■ **WHAT YOU SHOULD DO**
Restate all of the data exactly.

┌─ INFORMATION SHOWN

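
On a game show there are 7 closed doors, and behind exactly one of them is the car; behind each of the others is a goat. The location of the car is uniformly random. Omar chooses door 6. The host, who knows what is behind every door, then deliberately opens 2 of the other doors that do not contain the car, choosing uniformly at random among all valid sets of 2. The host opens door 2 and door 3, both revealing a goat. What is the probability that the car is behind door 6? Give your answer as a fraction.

Apply Bayes' rule, conditioning on where the car actually is.
If it is behind any of doors 1, 4, 5, and 7 (prior 1/7 each): the host has 10 equally likely choices, so probability 1/10; weight (1/7)·(1/10) = 1/70 each.
If it is behind either of doors 2 and 3 (prior 1/7 each): that door was opened and seen not to hold the prize — ruled out; weight (1/7)·0 = 0 each.
If it is behind door 6 (prior 1/7): the host has 15 equally likely choices, so probability 1/15; weight (1/7)·(1/15) = 1/105.
The weights sum to 1/15.
So P(the car behind door 6 | the host opened door 2 and door 3) = (1/105) / (1/15) = 1/7.

1/7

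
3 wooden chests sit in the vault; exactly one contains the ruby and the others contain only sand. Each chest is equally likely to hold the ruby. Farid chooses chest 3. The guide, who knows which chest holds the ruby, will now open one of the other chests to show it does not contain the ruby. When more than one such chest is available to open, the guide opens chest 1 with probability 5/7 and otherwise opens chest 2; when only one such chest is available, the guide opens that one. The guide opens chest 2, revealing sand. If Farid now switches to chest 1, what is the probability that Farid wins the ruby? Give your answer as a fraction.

Consider each possible location of the ruby in turn.
If it is in chest 1 (prior 1/3): only chest 2 is available, probability 1; weight (1/3)·1 = 1/3.
If it is in chest 2 (prior 1/3): the guide opened chest 2, so this case is ruled out; weight (1/3)·0 = 0.
If it is in chest 3 (prior 1/3): chest 1 is available but not opened, probability 2/7; weight (1/3)·(2/7) = 2/21.
The weights sum to 3/7.
So P(the ruby in chest 1 | the guide opened chest 2) = (1/3) / (3/7) = 7/9.

7/9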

└─

■ **RESULT OF THIS EXERCISE**
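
On a game show there are 7 closed doors, and behind exactly one of them is the car; behind each of the others is a goat. The location of the car is uniformly random. Omar chooses door 6. The host, who knows what is behind every door, then deliberately opens 2 of the other doors that do not contain the car, choosing uniformly at random among all valid sets of 2. The host opens door 2 and door 3, both revealing a goat. What is the probability that the car is behind door 6? Give your answer as a fraction.

Apply Bayes' rule, conditioning on where the car actually is.
If it is behind any of doors 1, 4, 5, and 7 (prior 1/7 each): the host has 10 equally likely choices, so probability 1/10; weight (1/7)·(1/10) = 1/70 each.
If it is behind either of doors 2 and 3 (prior 1/7 each): that door was opened and seen not to hold the prize — ruled out; weight (1/7)·0 = 0 each.
If it is behind door 6 (prior 1/7): the host has 15 equally likely choices, so probability 1/15; weight (1/7)·(1/15) = 1/105.
The weights sum to 1/15.
So P(the car behind door 6 | the host opened door 2 and door 3) = (1/105) / (1/15) = 1/7.

1/7

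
3 wooden chests sit in the vault; exactly one contains the ruby and the others contain only sand. Each chest is equally likely to hold the ruby. Farid chooses chest 3. The guide, who knows which chest holds the ruby, will now open one of the other chests to show it does not contain the ruby. When more than one such chest is available to open, the guide opens chest 1 with probability 5/7 and otherwise opens chest 2; when only one such chest is available, the guide opens that one. The guide opens chest 2, revealing sand. If Farid now switches to chest 1, what is the probability that Farid wins the ruby? Give your answer as a fraction.

Consider each possible location of the ruby in turn.
If it is in chest 1 (prior 1/3): only chest 2 is available, probability 1; weight (1/3)·1 = 1/3.
If it is in chest 2 (prior 1/3): the guide opened chest 2, so this case is ruled out; weight (1/3)·0 = 0.
If it is in chest 3 (prior 1/3): chest 1 is available but not opened, probability 2/7; weight (1/3)·(2/7) = 2/21.
The weights sum to 3/7.
So P(the ruby in chest 1 | the guide opened chest 2) = (1/3) / (3/7) = 7/9.

7/9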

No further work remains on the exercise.